(Saved entries)
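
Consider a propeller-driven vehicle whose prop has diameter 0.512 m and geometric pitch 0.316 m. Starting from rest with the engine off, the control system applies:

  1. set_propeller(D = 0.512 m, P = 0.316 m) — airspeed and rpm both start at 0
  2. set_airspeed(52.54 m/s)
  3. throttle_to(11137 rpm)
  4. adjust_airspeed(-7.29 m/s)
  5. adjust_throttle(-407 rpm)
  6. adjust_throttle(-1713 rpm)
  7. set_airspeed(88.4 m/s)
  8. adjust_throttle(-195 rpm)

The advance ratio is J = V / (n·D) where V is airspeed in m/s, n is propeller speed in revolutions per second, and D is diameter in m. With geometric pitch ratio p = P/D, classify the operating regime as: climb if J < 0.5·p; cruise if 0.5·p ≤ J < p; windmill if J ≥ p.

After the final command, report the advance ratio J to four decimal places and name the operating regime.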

--

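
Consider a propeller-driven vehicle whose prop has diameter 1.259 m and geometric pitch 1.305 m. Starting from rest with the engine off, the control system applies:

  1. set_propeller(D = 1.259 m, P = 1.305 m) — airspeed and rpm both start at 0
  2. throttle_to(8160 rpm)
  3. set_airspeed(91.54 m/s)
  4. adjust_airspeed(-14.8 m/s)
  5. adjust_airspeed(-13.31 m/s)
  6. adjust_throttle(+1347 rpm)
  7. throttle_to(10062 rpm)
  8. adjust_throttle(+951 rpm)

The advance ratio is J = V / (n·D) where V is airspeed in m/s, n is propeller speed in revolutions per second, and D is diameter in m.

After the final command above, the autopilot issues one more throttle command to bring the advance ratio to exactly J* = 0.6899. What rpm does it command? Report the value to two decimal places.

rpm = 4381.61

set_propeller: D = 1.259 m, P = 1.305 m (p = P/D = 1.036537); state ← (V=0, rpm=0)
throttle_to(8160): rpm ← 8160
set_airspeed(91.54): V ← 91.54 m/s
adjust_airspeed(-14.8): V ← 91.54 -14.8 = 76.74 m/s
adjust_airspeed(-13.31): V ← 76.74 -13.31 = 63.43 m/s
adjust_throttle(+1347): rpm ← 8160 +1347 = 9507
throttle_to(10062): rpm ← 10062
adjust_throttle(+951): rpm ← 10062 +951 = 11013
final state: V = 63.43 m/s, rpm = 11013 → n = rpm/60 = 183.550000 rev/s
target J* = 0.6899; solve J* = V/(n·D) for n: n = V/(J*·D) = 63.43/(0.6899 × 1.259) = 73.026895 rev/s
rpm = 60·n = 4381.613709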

--

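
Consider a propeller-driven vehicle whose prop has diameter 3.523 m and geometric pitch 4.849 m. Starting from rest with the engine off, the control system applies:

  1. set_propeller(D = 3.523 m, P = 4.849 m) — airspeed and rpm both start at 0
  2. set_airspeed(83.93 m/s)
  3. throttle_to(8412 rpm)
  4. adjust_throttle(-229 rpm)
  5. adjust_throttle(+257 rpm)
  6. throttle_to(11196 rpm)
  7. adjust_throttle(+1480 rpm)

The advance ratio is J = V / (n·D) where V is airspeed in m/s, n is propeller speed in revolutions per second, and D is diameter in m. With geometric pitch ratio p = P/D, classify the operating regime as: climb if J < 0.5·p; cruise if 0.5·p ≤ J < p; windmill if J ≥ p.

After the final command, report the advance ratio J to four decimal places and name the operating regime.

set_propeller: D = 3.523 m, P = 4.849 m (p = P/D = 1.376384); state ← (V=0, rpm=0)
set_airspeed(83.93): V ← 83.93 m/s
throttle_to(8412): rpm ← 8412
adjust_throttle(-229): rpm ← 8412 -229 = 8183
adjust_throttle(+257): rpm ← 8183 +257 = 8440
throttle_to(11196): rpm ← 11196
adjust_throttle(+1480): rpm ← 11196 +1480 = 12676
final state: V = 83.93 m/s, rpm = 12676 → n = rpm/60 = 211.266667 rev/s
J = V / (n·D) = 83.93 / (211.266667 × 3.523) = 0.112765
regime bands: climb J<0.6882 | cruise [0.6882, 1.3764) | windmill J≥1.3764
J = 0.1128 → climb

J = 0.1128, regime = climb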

### [Task directions]
An exact copy of the lines above, from the one containing "6. adjust_throttle(-1713 rpm)" through the one containing "8. adjust_throttle(-195 rpm)", is the whole of the answer.

### [Response box]
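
  6. adjust_throttle(-1713 rpm)
  7. set_airspeed(88.4 m/s)
  8. adjust_throttle(-195 rpm)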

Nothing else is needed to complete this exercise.